Data for the task:
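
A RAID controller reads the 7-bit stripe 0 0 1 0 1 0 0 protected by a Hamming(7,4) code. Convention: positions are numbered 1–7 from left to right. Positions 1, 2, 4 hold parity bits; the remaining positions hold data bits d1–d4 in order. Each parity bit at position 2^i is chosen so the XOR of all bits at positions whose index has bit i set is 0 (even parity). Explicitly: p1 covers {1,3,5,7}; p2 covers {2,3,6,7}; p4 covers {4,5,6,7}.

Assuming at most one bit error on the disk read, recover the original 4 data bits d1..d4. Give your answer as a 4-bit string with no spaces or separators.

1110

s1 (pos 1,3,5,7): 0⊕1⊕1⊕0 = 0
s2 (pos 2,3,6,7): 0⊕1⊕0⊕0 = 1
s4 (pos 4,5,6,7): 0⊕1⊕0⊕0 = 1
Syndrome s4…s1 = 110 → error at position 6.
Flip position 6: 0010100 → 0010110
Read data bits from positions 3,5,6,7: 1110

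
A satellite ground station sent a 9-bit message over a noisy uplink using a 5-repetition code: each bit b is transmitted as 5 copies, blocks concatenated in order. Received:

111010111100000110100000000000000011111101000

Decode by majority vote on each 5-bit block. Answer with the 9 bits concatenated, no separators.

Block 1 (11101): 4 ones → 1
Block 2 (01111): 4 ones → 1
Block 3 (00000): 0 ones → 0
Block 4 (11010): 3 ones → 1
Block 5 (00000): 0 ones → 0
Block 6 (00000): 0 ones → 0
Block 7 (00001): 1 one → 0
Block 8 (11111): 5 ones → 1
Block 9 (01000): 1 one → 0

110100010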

Task item: Repeat only the stretch of lines that begins at the line containing "Decode by majority" and ends at the last line above, both included.

Response to this exercise:
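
Decode by majority vote on each 5-bit block. Answer with the 9 bits concatenated, no separators.

Block 1 (11101): 4 ones → 1
Block 2 (01111): 4 ones → 1
Block 3 (00000): 0 ones → 0
Block 4 (11010): 3 ones → 1
Block 5 (00000): 0 ones → 0
Block 6 (00000): 0 ones → 0
Block 7 (00001): 1 one → 0
Block 8 (11111): 5 ones → 1
Block 9 (01000): 1 one → 0

110100010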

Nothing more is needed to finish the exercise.